PROMPT: The exercise calls for a faithful copy of all the data.

Stored data entries:
▼

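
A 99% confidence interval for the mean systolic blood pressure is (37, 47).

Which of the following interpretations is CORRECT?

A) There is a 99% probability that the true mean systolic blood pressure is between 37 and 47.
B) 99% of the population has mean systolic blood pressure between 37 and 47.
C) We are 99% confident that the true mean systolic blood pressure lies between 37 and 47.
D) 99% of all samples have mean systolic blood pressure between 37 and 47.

A confidence interval represents our confidence in the procedure, not a probability statement about the parameter.

Key concept: If we repeated this sampling process many times and computed a 99% CI each time, about 99% of those intervals would contain the true population parameter.

For this specific interval (37, 47):
- Midpoint (point estimate): 42
- Margin of error: 5

The correct interpretation is the one stating confidence that the true parameter lies in the interval — option C.

C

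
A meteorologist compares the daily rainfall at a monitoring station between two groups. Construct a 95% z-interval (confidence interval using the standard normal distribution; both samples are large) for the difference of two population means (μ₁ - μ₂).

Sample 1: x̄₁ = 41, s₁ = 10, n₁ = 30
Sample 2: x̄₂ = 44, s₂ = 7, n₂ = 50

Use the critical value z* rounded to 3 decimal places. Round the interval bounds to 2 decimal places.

Both samples are large (n₁ = 30 ≥ 30, n₂ = 50 ≥ 30), so a z-interval for the difference of means applies.

Point estimate: x̄₁ - x̄₂ = 41 - 44 = -3

Standard error: SE = √(s₁²/n₁ + s₂²/n₂)
= √(10²/30 + 7²/50)
= √(3.333333 + 0.980000)
= 2.076857

For 95% confidence, z* = 1.96 (from standard normal table)
Margin of error: E = z* × SE = 1.96 × 2.076857 = 4.0706

Z-interval: (x̄₁ - x̄₂) ± E = -3 ± 4.0706 = (-7.0706, 1.0706)

Rounded to 2 decimal places:

(-7.07, 1.07)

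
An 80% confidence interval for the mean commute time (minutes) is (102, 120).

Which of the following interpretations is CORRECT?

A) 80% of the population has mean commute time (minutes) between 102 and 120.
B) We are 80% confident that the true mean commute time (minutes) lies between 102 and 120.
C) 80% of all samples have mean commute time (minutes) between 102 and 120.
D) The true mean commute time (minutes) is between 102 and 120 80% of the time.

A confidence interval represents our confidence in the procedure, not a probability statement about the parameter.

Key concept: If we repeated this sampling process many times and computed an 80% CI each time, about 80% of those intervals would contain the true population parameter.

For this specific interval (102, 120):
- Midpoint (point estimate): 111
- Margin of error: 9

The correct interpretation is the one stating confidence that the true parameter lies in the interval — option B.

B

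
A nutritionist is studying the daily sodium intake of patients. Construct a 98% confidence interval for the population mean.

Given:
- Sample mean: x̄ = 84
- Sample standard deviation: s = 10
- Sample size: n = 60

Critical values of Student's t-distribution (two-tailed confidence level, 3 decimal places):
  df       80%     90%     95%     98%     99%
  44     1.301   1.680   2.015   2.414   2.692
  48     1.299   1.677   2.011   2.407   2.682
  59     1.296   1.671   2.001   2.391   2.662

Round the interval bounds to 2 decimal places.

The population standard deviation σ is unknown (only the sample standard deviation s is given), so use a t-interval with df = n - 1 = 60 - 1 = 59.

For 98% confidence with df = 59, t* = 2.391 (from t-table)

Standard error: SE = s/√n = 10/√60 = 1.290994

Margin of error: E = t* × SE = 2.391 × 1.290994 = 3.0868

T-interval: x̄ ± E = 84 ± 3.0868 = (80.9132, 87.0868)

Rounded to 2 decimal places:

(80.91, 87.09)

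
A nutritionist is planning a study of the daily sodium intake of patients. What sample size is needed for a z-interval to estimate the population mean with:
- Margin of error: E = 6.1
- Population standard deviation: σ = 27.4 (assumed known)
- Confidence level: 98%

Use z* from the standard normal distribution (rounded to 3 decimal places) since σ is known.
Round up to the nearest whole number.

Using z* since population σ is known (z-interval formula).

For 98% confidence, z* = 2.326 (from standard normal table)

Sample size formula for z-interval: n = (z*σ/E)²

n = (2.326 × 27.4 / 6.1)²
  = (10.447934)²
  = 109.1593

Round up to the nearest whole number: n = 110

110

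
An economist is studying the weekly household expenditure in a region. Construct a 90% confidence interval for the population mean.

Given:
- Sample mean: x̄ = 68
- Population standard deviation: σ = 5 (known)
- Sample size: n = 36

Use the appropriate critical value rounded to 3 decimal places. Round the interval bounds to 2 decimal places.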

▲

ANSWER TO THE PROBLEM:
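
A 99% confidence interval for the mean systolic blood pressure is (37, 47).

Which of the following interpretations is CORRECT?

A) There is a 99% probability that the true mean systolic blood pressure is between 37 and 47.
B) 99% of the population has mean systolic blood pressure between 37 and 47.
C) We are 99% confident that the true mean systolic blood pressure lies between 37 and 47.
D) 99% of all samples have mean systolic blood pressure between 37 and 47.

A confidence interval represents our confidence in the procedure, not a probability statement about the parameter.

Key concept: If we repeated this sampling process many times and computed a 99% CI each time, about 99% of those intervals would contain the true population parameter.

For this specific interval (37, 47):
- Midpoint (point estimate): 42
- Margin of error: 5

The correct interpretation is the one stating confidence that the true parameter lies in the interval — option C.

C

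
A meteorologist compares the daily rainfall at a monitoring station between two groups. Construct a 95% z-interval (confidence interval using the standard normal distribution; both samples are large) for the difference of two population means (μ₁ - μ₂).

Sample 1: x̄₁ = 41, s₁ = 10, n₁ = 30
Sample 2: x̄₂ = 44, s₂ = 7, n₂ = 50

Use the critical value z* rounded to 3 decimal places. Round the interval bounds to 2 decimal places.

Both samples are large (n₁ = 30 ≥ 30, n₂ = 50 ≥ 30), so a z-interval for the difference of means applies.

Point estimate: x̄₁ - x̄₂ = 41 - 44 = -3

Standard error: SE = √(s₁²/n₁ + s₂²/n₂)
= √(10²/30 + 7²/50)
= √(3.333333 + 0.980000)
= 2.076857

For 95% confidence, z* = 1.96 (from standard normal table)
Margin of error: E = z* × SE = 1.96 × 2.076857 = 4.0706

Z-interval: (x̄₁ - x̄₂) ± E = -3 ± 4.0706 = (-7.0706, 1.0706)

Rounded to 2 decimal places:

(-7.07, 1.07)

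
An 80% confidence interval for the mean commute time (minutes) is (102, 120).

Which of the following interpretations is CORRECT?

A) 80% of the population has mean commute time (minutes) between 102 and 120.
B) We are 80% confident that the true mean commute time (minutes) lies between 102 and 120.
C) 80% of all samples have mean commute time (minutes) between 102 and 120.
D) The true mean commute time (minutes) is between 102 and 120 80% of the time.

A confidence interval represents our confidence in the procedure, not a probability statement about the parameter.

Key concept: If we repeated this sampling process many times and computed an 80% CI each time, about 80% of those intervals would contain the true population parameter.

For this specific interval (102, 120):
- Midpoint (point estimate): 111
- Margin of error: 9

The correct interpretation is the one stating confidence that the true parameter lies in the interval — option B.

B

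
A nutritionist is studying the daily sodium intake of patients. Construct a 98% confidence interval for the population mean.

Given:
- Sample mean: x̄ = 84
- Sample standard deviation: s = 10
- Sample size: n = 60

Critical values of Student's t-distribution (two-tailed confidence level, 3 decimal places):
  df       80%     90%     95%     98%     99%
  44     1.301   1.680   2.015   2.414   2.692
  48     1.299   1.677   2.011   2.407   2.682
  59     1.296   1.671   2.001   2.391   2.662

Round the interval bounds to 2 decimal places.

The population standard deviation σ is unknown (only the sample standard deviation s is given), so use a t-interval with df = n - 1 = 60 - 1 = 59.

For 98% confidence with df = 59, t* = 2.391 (from t-table)

Standard error: SE = s/√n = 10/√60 = 1.290994

Margin of error: E = t* × SE = 2.391 × 1.290994 = 3.0868

T-interval: x̄ ± E = 84 ± 3.0868 = (80.9132, 87.0868)

Rounded to 2 decimal places:

(80.91, 87.09)

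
A nutritionist is planning a study of the daily sodium intake of patients. What sample size is needed for a z-interval to estimate the population mean with:
- Margin of error: E = 6.1
- Population standard deviation: σ = 27.4 (assumed known)
- Confidence level: 98%

Use z* from the standard normal distribution (rounded to 3 decimal places) since σ is known.
Round up to the nearest whole number.

Using z* since population σ is known (z-interval formula).

For 98% confidence, z* = 2.326 (from standard normal table)

Sample size formula for z-interval: n = (z*σ/E)²

n = (2.326 × 27.4 / 6.1)²
  = (10.447934)²
  = 109.1593

Round up to the nearest whole number: n = 110

110

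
An economist is studying the weekly household expenditure in a region. Construct a 90% confidence interval for the population mean.

Given:
- Sample mean: x̄ = 68
- Population standard deviation: σ = 5 (known)
- Sample size: n = 36

Use the appropriate critical value rounded to 3 decimal places. Round the interval bounds to 2 decimal places.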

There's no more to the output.